# GOAL OF THE EXERCISE:
Take the data below and extract the lines from the one with "Answer: $-7774$" to the one with "Let $c = 44", inclusive, exactly as written.

# DATA FOR PROCESSING:
──────────────────────────────
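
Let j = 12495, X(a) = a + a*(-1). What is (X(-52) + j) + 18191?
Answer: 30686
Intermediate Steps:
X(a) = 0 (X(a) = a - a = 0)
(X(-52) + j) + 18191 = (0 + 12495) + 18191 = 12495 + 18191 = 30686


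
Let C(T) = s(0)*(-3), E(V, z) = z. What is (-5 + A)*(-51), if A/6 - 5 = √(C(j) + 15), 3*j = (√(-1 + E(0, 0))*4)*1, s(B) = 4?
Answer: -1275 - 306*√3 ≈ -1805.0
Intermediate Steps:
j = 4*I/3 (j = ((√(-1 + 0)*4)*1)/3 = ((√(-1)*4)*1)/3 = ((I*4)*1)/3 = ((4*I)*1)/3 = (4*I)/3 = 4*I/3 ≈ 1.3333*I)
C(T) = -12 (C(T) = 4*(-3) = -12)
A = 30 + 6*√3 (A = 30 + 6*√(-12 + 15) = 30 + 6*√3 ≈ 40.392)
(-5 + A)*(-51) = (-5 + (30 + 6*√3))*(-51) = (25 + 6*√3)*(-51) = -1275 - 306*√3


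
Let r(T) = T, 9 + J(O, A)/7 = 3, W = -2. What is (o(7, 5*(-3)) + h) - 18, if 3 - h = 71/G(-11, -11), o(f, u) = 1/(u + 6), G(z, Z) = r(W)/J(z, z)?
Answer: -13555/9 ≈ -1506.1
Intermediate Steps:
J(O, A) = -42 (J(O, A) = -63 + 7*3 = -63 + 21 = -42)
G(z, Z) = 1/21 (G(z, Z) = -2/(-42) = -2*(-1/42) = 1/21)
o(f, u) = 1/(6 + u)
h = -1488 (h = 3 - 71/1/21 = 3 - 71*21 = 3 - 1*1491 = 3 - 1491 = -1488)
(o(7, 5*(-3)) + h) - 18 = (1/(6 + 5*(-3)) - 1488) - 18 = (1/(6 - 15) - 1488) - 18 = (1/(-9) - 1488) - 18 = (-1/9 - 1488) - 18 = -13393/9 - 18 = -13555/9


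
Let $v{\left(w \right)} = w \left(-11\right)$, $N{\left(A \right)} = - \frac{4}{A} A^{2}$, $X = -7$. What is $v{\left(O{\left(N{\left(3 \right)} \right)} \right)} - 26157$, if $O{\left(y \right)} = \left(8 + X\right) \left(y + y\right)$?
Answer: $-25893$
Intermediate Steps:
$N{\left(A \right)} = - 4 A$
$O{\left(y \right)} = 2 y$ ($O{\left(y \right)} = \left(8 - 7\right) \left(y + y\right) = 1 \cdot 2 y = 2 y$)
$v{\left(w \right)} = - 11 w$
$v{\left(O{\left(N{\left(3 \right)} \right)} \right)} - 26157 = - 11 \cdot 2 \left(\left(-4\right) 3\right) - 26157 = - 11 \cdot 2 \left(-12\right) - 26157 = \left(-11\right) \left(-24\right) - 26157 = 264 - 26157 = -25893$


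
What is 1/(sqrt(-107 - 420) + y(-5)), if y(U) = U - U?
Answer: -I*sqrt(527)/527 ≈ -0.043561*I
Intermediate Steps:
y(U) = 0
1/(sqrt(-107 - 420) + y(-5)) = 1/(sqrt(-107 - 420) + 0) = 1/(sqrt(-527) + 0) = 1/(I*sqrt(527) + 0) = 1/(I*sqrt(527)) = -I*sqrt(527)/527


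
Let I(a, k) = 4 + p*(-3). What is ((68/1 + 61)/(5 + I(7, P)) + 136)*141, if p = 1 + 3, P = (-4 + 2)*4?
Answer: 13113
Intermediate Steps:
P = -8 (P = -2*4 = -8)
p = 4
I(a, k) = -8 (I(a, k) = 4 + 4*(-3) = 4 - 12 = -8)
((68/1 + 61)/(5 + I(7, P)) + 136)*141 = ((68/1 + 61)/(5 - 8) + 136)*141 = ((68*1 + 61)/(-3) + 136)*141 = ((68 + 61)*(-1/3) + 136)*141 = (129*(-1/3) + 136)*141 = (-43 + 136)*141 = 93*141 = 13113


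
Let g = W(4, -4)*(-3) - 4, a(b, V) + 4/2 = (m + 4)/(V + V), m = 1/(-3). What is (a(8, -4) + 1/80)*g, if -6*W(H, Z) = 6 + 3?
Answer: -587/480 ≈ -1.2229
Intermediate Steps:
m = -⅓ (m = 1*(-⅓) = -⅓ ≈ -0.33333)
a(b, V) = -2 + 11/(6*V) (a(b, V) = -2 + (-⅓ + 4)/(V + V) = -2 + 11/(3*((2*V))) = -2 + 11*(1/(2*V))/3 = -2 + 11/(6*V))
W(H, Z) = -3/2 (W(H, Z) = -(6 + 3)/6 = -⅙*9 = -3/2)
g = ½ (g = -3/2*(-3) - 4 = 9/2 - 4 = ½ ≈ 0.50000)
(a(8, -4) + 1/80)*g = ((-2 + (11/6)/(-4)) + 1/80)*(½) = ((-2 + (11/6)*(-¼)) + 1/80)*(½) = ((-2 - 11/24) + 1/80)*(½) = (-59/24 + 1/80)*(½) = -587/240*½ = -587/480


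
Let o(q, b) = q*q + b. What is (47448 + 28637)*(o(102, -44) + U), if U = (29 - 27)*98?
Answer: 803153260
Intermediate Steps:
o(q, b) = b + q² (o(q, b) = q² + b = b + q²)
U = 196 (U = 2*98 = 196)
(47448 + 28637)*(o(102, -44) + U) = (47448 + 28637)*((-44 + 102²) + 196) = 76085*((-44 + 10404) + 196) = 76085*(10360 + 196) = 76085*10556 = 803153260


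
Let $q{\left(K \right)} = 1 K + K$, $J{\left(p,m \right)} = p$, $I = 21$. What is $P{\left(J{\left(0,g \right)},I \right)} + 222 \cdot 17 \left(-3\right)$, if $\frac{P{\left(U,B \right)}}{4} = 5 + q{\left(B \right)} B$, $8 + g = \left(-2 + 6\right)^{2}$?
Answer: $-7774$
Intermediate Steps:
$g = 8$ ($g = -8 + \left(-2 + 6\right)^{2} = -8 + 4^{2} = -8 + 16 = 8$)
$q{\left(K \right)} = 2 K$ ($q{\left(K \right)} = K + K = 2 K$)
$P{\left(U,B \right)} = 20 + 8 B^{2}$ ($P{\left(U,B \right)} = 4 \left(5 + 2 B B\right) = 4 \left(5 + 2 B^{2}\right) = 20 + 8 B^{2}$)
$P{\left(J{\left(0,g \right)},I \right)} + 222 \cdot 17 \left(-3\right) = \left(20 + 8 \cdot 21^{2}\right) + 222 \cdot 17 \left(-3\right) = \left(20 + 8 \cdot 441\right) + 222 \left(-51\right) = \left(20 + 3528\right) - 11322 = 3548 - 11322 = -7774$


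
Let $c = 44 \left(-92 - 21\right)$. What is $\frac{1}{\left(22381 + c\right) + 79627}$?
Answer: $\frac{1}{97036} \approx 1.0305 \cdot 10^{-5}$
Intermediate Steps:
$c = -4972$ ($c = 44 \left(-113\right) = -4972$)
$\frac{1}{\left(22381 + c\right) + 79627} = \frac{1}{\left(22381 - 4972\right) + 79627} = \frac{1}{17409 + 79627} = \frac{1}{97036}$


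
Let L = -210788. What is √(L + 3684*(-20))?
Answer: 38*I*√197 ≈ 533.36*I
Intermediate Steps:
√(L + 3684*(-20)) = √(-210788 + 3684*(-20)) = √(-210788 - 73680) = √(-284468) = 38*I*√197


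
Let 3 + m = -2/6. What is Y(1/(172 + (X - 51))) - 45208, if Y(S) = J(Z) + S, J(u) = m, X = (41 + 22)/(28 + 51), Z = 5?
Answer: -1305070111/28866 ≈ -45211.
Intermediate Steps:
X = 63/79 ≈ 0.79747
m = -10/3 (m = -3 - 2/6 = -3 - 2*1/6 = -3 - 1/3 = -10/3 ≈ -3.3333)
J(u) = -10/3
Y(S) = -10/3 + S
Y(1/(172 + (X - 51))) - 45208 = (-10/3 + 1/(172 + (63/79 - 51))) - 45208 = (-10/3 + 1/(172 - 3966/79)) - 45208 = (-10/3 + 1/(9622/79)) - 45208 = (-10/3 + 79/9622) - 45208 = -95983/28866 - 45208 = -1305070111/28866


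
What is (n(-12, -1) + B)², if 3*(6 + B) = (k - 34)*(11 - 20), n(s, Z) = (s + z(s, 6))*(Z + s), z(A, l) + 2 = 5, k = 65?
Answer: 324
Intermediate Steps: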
──────────────────────────────
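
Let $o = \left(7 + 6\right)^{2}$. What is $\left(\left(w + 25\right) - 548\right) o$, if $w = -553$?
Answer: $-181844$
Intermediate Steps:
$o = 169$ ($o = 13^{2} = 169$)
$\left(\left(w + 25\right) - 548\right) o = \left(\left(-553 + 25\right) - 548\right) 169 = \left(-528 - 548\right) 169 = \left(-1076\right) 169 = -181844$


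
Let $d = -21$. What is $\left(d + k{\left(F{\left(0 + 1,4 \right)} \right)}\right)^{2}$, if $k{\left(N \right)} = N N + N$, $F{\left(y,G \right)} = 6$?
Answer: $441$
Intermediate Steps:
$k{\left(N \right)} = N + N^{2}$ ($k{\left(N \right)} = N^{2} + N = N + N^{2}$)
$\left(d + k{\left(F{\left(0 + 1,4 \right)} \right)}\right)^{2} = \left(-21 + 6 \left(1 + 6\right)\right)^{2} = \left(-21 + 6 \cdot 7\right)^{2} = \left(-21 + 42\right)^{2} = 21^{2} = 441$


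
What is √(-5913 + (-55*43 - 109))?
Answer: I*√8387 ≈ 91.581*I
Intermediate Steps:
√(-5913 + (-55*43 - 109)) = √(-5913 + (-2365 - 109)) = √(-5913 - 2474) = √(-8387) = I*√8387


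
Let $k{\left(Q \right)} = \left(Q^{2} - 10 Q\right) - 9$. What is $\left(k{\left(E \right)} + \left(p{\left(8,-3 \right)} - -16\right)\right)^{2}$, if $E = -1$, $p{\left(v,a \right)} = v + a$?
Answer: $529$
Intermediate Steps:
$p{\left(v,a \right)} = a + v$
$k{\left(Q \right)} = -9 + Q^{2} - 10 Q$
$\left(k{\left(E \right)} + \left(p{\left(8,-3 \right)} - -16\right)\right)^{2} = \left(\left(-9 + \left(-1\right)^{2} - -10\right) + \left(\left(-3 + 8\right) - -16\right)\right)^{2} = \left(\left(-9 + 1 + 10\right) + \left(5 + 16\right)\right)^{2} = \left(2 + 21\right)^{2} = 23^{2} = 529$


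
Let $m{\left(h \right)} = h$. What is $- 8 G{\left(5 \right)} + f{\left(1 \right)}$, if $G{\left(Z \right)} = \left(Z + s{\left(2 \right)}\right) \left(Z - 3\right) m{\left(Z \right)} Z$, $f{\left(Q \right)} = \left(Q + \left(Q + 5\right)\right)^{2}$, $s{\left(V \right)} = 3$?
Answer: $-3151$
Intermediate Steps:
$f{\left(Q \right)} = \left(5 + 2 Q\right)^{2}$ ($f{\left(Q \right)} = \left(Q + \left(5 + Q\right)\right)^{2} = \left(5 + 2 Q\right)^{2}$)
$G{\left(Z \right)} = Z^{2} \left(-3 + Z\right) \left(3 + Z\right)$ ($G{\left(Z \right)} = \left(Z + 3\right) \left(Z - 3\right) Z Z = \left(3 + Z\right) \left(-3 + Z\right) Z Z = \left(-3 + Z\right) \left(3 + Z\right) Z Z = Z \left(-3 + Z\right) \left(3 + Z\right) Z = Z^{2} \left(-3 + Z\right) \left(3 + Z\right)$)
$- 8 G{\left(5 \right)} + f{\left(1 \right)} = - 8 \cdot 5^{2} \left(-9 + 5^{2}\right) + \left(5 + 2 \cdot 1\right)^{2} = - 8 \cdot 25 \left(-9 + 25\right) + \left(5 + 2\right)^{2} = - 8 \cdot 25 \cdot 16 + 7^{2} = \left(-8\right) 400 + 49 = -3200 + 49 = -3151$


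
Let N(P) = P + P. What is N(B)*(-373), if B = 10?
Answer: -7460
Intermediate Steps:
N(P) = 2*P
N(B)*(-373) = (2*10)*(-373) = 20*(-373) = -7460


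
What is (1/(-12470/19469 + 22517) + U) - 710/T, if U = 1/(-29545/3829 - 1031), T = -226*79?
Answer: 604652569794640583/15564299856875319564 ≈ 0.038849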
──────────────────────────────
# RESPONSE AREA:
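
Answer: $-7774$
Intermediate Steps:
$g = 8$ ($g = -8 + \left(-2 + 6\right)^{2} = -8 + 4^{2} = -8 + 16 = 8$)
$q{\left(K \right)} = 2 K$ ($q{\left(K \right)} = K + K = 2 K$)
$P{\left(U,B \right)} = 20 + 8 B^{2}$ ($P{\left(U,B \right)} = 4 \left(5 + 2 B B\right) = 4 \left(5 + 2 B^{2}\right) = 20 + 8 B^{2}$)
$P{\left(J{\left(0,g \right)},I \right)} + 222 \cdot 17 \left(-3\right) = \left(20 + 8 \cdot 21^{2}\right) + 222 \cdot 17 \left(-3\right) = \left(20 + 8 \cdot 441\right) + 222 \left(-51\right) = \left(20 + 3528\right) - 11322 = 3548 - 11322 = -7774$


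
Let $c = 44 \left(-92 - 21\right)$. What is $\frac{1}{\left(22381 + c\right) + 79627}$?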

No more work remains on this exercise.